══ MATERIAL FOR THE TASK
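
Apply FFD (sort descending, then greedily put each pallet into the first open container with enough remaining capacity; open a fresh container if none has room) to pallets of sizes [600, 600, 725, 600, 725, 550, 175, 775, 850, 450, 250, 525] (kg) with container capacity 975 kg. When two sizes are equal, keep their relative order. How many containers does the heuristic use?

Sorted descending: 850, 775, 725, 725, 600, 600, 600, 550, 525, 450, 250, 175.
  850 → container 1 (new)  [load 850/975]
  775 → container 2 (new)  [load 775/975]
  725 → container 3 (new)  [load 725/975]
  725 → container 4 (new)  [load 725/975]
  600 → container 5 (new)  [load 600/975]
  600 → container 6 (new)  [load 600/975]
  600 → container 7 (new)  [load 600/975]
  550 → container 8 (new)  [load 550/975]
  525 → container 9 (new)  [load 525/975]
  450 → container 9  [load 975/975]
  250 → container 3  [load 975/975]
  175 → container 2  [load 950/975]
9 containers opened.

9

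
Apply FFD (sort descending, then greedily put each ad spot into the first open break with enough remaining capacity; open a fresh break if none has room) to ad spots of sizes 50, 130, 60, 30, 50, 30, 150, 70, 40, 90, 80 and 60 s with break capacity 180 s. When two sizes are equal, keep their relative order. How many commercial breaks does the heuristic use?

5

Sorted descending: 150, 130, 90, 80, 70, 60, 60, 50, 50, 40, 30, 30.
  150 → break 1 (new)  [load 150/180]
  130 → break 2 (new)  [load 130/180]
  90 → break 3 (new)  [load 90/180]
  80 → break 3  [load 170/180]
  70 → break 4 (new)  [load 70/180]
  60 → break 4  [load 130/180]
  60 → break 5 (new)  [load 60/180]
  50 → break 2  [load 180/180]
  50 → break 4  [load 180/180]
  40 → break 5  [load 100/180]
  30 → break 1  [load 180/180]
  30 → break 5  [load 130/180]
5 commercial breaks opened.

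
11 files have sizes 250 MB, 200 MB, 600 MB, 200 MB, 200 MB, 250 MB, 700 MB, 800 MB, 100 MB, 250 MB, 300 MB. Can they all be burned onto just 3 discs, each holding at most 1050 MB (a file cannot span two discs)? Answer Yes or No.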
════
When the material above has been read, copy all of it exactly.

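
Apply FFD (sort descending, then greedily put each pallet into the first open container with enough remaining capacity; open a fresh container if none has room) to pallets of sizes [600, 600, 725, 600, 725, 550, 175, 775, 850, 450, 250, 525] (kg) with container capacity 975 kg. When two sizes are equal, keep their relative order. How many containers does the heuristic use?

Sorted descending: 850, 775, 725, 725, 600, 600, 600, 550, 525, 450, 250, 175.
  850 → container 1 (new)  [load 850/975]
  775 → container 2 (new)  [load 775/975]
  725 → container 3 (new)  [load 725/975]
  725 → container 4 (new)  [load 725/975]
  600 → container 5 (new)  [load 600/975]
  600 → container 6 (new)  [load 600/975]
  600 → container 7 (new)  [load 600/975]
  550 → container 8 (new)  [load 550/975]
  525 → container 9 (new)  [load 525/975]
  450 → container 9  [load 975/975]
  250 → container 3  [load 975/975]
  175 → container 2  [load 950/975]
9 containers opened.

9

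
Apply FFD (sort descending, then greedily put each ad spot into the first open break with enough remaining capacity; open a fresh break if none has room) to ad spots of sizes 50, 130, 60, 30, 50, 30, 150, 70, 40, 90, 80 and 60 s with break capacity 180 s. When two sizes are equal, keep their relative order. How many commercial breaks does the heuristic use?

5

Sorted descending: 150, 130, 90, 80, 70, 60, 60, 50, 50, 40, 30, 30.
  150 → break 1 (new)  [load 150/180]
  130 → break 2 (new)  [load 130/180]
  90 → break 3 (new)  [load 90/180]
  80 → break 3  [load 170/180]
  70 → break 4 (new)  [load 70/180]
  60 → break 4  [load 130/180]
  60 → break 5 (new)  [load 60/180]
  50 → break 2  [load 180/180]
  50 → break 4  [load 180/180]
  40 → break 5  [load 100/180]
  30 → break 1  [load 180/180]
  30 → break 5  [load 130/180]
5 commercial breaks opened.

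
11 files have sizes 250 MB, 200 MB, 600 MB, 200 MB, 200 MB, 250 MB, 700 MB, 800 MB, 100 MB, 250 MB, 300 MB. Can they all be burned onto just 3 discs, each holding at most 1050 MB (a file cannot span two discs)? Answer Yes or No.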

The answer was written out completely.